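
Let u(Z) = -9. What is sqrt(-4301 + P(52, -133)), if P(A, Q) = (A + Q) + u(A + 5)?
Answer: I*sqrt(4391) ≈ 66.265*I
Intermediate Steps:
P(A, Q) = -9 + A + Q (P(A, Q) = (A + Q) - 9 = -9 + A + Q)
sqrt(-4301 + P(52, -133)) = sqrt(-4301 + (-9 + 52 - 133)) = sqrt(-4301 - 90) = sqrt(-4391) = I*sqrt(4391)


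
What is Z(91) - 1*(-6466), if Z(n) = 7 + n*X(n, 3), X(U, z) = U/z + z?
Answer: 28519/3 ≈ 9506.3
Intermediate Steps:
X(U, z) = z + U/z
Z(n) = 7 + n*(3 + n/3)
Z(91) - 1*(-6466) = (7 + (⅓)*91*(9 + 91)) - 1*(-6466) = (7 + (⅓)*91*100) + 6466 = (7 + 9100/3) + 6466 = 9121/3 + 6466 = 28519/3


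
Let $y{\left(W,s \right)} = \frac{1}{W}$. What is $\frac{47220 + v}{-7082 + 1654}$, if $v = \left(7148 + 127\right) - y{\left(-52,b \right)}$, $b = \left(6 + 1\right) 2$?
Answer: $- \frac{2833741}{282256} \approx -10.04$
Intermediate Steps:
$b = 14$ ($b = 7 \cdot 2 = 14$)
$v = \frac{378301}{52}$ ($v = \left(7148 + 127\right) - \frac{1}{-52} = 7275 - - \frac{1}{52} = 7275 + \frac{1}{52} = \frac{378301}{52} \approx 7275.0$)
$\frac{47220 + v}{-7082 + 1654} = \frac{47220 + \frac{378301}{52}}{-7082 + 1654} = \frac{2833741}{52 \left(-5428\right)} = \frac{2833741}{52} \left(- \frac{1}{5428}\right) = - \frac{2833741}{282256}$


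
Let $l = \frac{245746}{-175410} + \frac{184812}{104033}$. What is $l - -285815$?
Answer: $\frac{2607840726240626}{9124214265} \approx 2.8582 \cdot 10^{5}$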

__________________________________________________

◆ WORK INSTRUCTION: Copy each line of the data that includes the word "What".

◆ RESPONSE TO THE TASK:
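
Let u(Z) = -9. What is sqrt(-4301 + P(52, -133)), if P(A, Q) = (A + Q) + u(A + 5)?
What is Z(91) - 1*(-6466), if Z(n) = 7 + n*X(n, 3), X(U, z) = U/z + z?
Let $y{\left(W,s \right)} = \frac{1}{W}$. What is $\frac{47220 + v}{-7082 + 1654}$, if $v = \left(7148 + 127\right) - y{\left(-52,b \right)}$, $b = \left(6 + 1\right) 2$?
Let $l = \frac{245746}{-175410} + \frac{184812}{104033}$. What is $l - -285815$?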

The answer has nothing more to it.